ASSIGNMENT
What you give back must match the records below exactly.

BEGIN RECORDS SHOWN

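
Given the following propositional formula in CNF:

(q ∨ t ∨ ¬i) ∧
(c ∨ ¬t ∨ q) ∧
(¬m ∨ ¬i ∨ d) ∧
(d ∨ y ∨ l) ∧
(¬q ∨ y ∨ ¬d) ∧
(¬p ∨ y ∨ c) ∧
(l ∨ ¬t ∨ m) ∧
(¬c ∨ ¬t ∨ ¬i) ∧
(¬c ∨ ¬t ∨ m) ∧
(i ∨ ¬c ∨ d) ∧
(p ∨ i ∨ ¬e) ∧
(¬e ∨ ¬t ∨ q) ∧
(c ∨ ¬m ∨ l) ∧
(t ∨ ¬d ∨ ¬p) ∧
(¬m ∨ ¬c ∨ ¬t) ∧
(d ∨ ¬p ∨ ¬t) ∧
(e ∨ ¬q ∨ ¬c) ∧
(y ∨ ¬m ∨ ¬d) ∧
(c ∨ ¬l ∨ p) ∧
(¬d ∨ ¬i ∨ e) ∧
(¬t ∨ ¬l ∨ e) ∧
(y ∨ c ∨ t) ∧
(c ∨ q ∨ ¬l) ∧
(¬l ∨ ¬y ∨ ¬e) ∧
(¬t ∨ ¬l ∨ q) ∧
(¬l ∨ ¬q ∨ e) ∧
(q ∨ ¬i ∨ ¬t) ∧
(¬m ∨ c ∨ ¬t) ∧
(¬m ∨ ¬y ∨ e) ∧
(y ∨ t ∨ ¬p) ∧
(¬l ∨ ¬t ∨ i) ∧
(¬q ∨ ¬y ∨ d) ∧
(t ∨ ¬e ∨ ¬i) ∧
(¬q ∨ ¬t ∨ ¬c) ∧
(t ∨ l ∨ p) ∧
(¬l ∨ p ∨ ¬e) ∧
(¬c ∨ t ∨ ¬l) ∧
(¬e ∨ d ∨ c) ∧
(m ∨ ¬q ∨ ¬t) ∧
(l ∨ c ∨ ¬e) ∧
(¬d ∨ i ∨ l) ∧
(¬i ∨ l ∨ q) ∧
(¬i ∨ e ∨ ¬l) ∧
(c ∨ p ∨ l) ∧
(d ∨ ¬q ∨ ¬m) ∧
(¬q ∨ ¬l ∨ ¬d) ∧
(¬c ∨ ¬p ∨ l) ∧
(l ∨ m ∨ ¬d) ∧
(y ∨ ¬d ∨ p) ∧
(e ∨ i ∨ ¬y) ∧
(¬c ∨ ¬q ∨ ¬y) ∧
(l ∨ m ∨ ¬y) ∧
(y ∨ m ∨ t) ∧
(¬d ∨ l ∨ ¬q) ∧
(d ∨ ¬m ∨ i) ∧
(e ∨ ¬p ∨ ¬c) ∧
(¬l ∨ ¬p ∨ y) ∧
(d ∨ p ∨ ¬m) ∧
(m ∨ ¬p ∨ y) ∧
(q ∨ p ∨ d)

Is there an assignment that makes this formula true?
No

No, the formula is not satisfiable.

No assignment of truth values to the variables can make all 60 clauses true simultaneously.

The formula is UNSAT (unsatisfiable).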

END RECORDS SHOWN

ANSWER FOR THIS EXERCISE
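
Given the following propositional formula in CNF:

(q ∨ t ∨ ¬i) ∧
(c ∨ ¬t ∨ q) ∧
(¬m ∨ ¬i ∨ d) ∧
(d ∨ y ∨ l) ∧
(¬q ∨ y ∨ ¬d) ∧
(¬p ∨ y ∨ c) ∧
(l ∨ ¬t ∨ m) ∧
(¬c ∨ ¬t ∨ ¬i) ∧
(¬c ∨ ¬t ∨ m) ∧
(i ∨ ¬c ∨ d) ∧
(p ∨ i ∨ ¬e) ∧
(¬e ∨ ¬t ∨ q) ∧
(c ∨ ¬m ∨ l) ∧
(t ∨ ¬d ∨ ¬p) ∧
(¬m ∨ ¬c ∨ ¬t) ∧
(d ∨ ¬p ∨ ¬t) ∧
(e ∨ ¬q ∨ ¬c) ∧
(y ∨ ¬m ∨ ¬d) ∧
(c ∨ ¬l ∨ p) ∧
(¬d ∨ ¬i ∨ e) ∧
(¬t ∨ ¬l ∨ e) ∧
(y ∨ c ∨ t) ∧
(c ∨ q ∨ ¬l) ∧
(¬l ∨ ¬y ∨ ¬e) ∧
(¬t ∨ ¬l ∨ q) ∧
(¬l ∨ ¬q ∨ e) ∧
(q ∨ ¬i ∨ ¬t) ∧
(¬m ∨ c ∨ ¬t) ∧
(¬m ∨ ¬y ∨ e) ∧
(y ∨ t ∨ ¬p) ∧
(¬l ∨ ¬t ∨ i) ∧
(¬q ∨ ¬y ∨ d) ∧
(t ∨ ¬e ∨ ¬i) ∧
(¬q ∨ ¬t ∨ ¬c) ∧
(t ∨ l ∨ p) ∧
(¬l ∨ p ∨ ¬e) ∧
(¬c ∨ t ∨ ¬l) ∧
(¬e ∨ d ∨ c) ∧
(m ∨ ¬q ∨ ¬t) ∧
(l ∨ c ∨ ¬e) ∧
(¬d ∨ i ∨ l) ∧
(¬i ∨ l ∨ q) ∧
(¬i ∨ e ∨ ¬l) ∧
(c ∨ p ∨ l) ∧
(d ∨ ¬q ∨ ¬m) ∧
(¬q ∨ ¬l ∨ ¬d) ∧
(¬c ∨ ¬p ∨ l) ∧
(l ∨ m ∨ ¬d) ∧
(y ∨ ¬d ∨ p) ∧
(e ∨ i ∨ ¬y) ∧
(¬c ∨ ¬q ∨ ¬y) ∧
(l ∨ m ∨ ¬y) ∧
(y ∨ m ∨ t) ∧
(¬d ∨ l ∨ ¬q) ∧
(d ∨ ¬m ∨ i) ∧
(e ∨ ¬p ∨ ¬c) ∧
(¬l ∨ ¬p ∨ y) ∧
(d ∨ p ∨ ¬m) ∧
(m ∨ ¬p ∨ y) ∧
(q ∨ p ∨ d)

Is there an assignment that makes this formula true?
No

No, the formula is not satisfiable.

No assignment of truth values to the variables can make all 60 clauses true simultaneously.

The formula is UNSAT (unsatisfiable).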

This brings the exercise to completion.